• [Task to carry out]
After finding the line with "White: Kh1; Pe4; Nf5; Pf7; Nd8." in the entries below, retype exactly each line from there through the line with "White to move. Castling", including that final line.

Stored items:
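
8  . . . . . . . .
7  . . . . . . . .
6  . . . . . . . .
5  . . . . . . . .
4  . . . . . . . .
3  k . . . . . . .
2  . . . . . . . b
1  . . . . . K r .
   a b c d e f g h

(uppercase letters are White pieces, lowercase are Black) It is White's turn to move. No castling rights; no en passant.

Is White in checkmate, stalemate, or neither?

White to move; white king on f1.
In check: yes, from the black rook on g1.
King squares — e1: attacked by Rg1; g1: attacked by Bh2; e2: available; f2: available; g2: attacked by Rg1.
Legal moves for White: Kf2, Ke2.
White is in check but has 2 legal moves → neither.

neither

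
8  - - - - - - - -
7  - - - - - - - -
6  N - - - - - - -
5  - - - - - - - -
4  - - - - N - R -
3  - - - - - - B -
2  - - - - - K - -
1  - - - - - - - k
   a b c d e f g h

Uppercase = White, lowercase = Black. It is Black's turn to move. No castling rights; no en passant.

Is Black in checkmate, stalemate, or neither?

Black to move; black king on h1.
In check: no.
King squares — g1: attacked by Kf2; g2: attacked by Kf2; h2: attacked by Bg3.
Legal moves for Black: none.
Not in check and no legal moves → stalemate.

stalemate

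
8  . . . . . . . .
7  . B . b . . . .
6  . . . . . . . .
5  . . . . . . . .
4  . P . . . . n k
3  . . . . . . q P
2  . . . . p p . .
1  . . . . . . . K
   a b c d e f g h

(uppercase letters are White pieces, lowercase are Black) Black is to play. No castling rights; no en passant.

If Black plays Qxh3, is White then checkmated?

yes

After Qxh3: white king on h1; in check: yes, from the black queen on h3.
King squares — g1: attacked by Pf2; g2: attacked by Qh3; h2: attacked by Qh3.
White has no legal moves → checkmate.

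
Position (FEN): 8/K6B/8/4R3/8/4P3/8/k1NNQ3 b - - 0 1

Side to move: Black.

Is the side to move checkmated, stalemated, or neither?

stalemate

Black to move; black king on a1.
In check: no.
King squares — b1: attacked by Bh7; a2: attacked by Nc1; b2: attacked by Nd1.
Legal moves for Black: none.
Not in check and no legal moves → stalemate.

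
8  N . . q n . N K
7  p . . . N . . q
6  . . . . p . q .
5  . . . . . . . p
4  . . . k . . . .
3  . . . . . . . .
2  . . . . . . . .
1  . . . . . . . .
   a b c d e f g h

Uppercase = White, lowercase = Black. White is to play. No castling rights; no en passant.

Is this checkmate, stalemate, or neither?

checkmate

White to move; white king on h8.
In check: yes, from the black queen on h7.
King squares — g7: attacked by Qg6; h7: attacked by Qg6; g8: own knight.
Legal moves for White: none.
In check with no legal moves → checkmate.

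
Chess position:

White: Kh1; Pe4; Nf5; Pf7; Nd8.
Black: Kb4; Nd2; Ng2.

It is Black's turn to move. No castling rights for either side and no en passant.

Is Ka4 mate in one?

no

After Ka4: white king on h1; in check: no.
White is not in check, so this cannot be checkmate.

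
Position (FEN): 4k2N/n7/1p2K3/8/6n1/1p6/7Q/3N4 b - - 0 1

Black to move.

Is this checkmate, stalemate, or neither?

Black to move; black king on e8.
In check: no.
Legal moves for Black: Kf8, Kd8, Nc8, Nc6, Nb5, Nh6, Nf6, Ne5, Ne3, Nxh2, Nf2, b5, b2.
Black has 13 legal moves and is not in check → neither.

neither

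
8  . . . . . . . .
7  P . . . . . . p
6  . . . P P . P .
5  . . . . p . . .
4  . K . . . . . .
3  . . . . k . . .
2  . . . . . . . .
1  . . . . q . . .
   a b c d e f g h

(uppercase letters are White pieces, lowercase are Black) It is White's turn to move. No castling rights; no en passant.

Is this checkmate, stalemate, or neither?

White to move; white king on b4.
In check: yes, from the black queen on e1.
King squares — a3: available; b3: available; c3: attacked by Qe1; a4: available; c4: available; a5: attacked by Qe1; b5: available; c5: available.
Legal moves for White: Kc5, Kb5, Kc4, Ka4, Kb3, Ka3.
White is in check but has 6 legal moves → neither.

neither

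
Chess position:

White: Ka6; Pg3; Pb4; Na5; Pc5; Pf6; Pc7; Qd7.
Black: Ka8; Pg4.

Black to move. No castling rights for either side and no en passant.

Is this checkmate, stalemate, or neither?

stalemate

Black to move; black king on a8.
In check: no.
King squares — a7: attacked by Ka6; b7: attacked by Na5; b8: attacked by Pc7.
Legal moves for Black: none.
Not in check and no legal moves → stalemate.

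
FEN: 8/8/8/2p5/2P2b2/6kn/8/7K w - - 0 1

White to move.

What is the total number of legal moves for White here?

White to move; king on h1.
In check: no.
Legal moves: none.
Count: 0.

0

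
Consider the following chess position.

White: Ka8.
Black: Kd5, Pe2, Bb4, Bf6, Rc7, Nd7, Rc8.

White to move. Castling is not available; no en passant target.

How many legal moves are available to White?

White to move; king on a8.
In check: yes, from the black rook on c8.
Legal moves: none.
Count: 0.

0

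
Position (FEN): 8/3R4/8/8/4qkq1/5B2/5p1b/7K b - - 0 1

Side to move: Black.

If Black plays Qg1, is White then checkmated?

yes

After Qg1: white king on h1; in check: yes, from the black queen on g1.
King squares — g1: attacked by Pf2; g2: attacked by Qg1; h2: attacked by Qg1.
White has no legal moves → checkmate.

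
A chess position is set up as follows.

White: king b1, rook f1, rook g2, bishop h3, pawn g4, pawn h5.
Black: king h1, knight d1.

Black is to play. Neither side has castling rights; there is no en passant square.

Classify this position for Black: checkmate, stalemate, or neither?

Black to move; black king on h1.
In check: yes, from the white rook on f1.
King squares — g1: attacked by Rf1; g2: attacked by Bh3; h2: attacked by Rg2.
Legal moves for Black: none.
In check with no legal moves → checkmate.

checkmate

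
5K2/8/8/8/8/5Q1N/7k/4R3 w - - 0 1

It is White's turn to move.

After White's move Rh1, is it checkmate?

After Rh1: black king on h2; in check: yes, from the white rook on h1.
King squares — g1: attacked by Rh1; h1: attacked by Qf3; g2: attacked by Qf3; g3: attacked by Qf3; h3: attacked by Rh1.
Black has no legal moves → checkmate.

yes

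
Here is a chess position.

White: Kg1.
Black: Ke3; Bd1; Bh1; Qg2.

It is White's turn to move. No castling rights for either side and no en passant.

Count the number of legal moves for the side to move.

White to move; king on g1.
In check: yes, from the black queen on g2.
Legal moves: none.
Count: 0.

0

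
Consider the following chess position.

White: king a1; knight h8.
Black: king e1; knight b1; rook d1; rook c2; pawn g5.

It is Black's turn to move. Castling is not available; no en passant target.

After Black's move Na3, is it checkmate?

yes

After Na3: white king on a1; in check: yes, from the black rook on d1.
King squares — b1: attacked by Rd1; a2: attacked by Rc2; b2: attacked by Rc2.
White has no legal moves → checkmate.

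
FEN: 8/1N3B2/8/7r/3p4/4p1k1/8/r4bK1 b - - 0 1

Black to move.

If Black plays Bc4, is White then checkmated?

yes

After Bc4: white king on g1; in check: yes, from the black rook on a1.
King squares — f1: attacked by Ra1; h1: attacked by Ra1; f2: attacked by Pe3; g2: attacked by Kg3; h2: attacked by Kg3.
White has no legal moves → checkmate.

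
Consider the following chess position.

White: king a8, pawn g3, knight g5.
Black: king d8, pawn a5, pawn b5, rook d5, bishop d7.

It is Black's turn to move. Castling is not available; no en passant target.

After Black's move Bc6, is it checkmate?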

• [Reply]
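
White: Kh1; Pe4; Nf5; Pf7; Nd8.
Black: Kb4; Nd2; Ng2.

It is Black's turn to move. No castling rights for either side and no en passant.

Is Ka4 mate in one?

no

After Ka4: white king on h1; in check: no.
White is not in check, so this cannot be checkmate.

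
Position (FEN): 4k2N/n7/1p2K3/8/6n1/1p6/7Q/3N4 b - - 0 1

Black to move.

Is this checkmate, stalemate, or neither?

Black to move; black king on e8.
In check: no.
Legal moves for Black: Kf8, Kd8, Nc8, Nc6, Nb5, Nh6, Nf6, Ne5, Ne3, Nxh2, Nf2, b5, b2.
Black has 13 legal moves and is not in check → neither.

neither

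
8  . . . . . . . .
7  P . . . . . . p
6  . . . P P . P .
5  . . . . p . . .
4  . K . . . . . .
3  . . . . k . . .
2  . . . . . . . .
1  . . . . q . . .
   a b c d e f g h

(uppercase letters are White pieces, lowercase are Black) It is White's turn to move. No castling rights; no en passant.

Is this checkmate, stalemate, or neither?

White to move; white king on b4.
In check: yes, from the black queen on e1.
King squares — a3: available; b3: available; c3: attacked by Qe1; a4: available; c4: available; a5: attacked by Qe1; b5: available; c5: available.
Legal moves for White: Kc5, Kb5, Kc4, Ka4, Kb3, Ka3.
White is in check but has 6 legal moves → neither.

neither

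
Chess position:

White: Ka6; Pg3; Pb4; Na5; Pc5; Pf6; Pc7; Qd7.
Black: Ka8; Pg4.

Black to move. No castling rights for either side and no en passant.

Is this checkmate, stalemate, or neither?

stalemate

Black to move; black king on a8.
In check: no.
King squares — a7: attacked by Ka6; b7: attacked by Na5; b8: attacked by Pc7.
Legal moves for Black: none.
Not in check and no legal moves → stalemate.

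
FEN: 8/8/8/2p5/2P2b2/6kn/8/7K w - - 0 1

White to move.

What is the total number of legal moves for White here?

White to move; king on h1.
In check: no.
Legal moves: none.
Count: 0.

0

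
Consider the following chess position.

White: Ka8.
Black: Kd5, Pe2, Bb4, Bf6, Rc7, Nd7, Rc8.

White to move. Castling is not available; no en passant target.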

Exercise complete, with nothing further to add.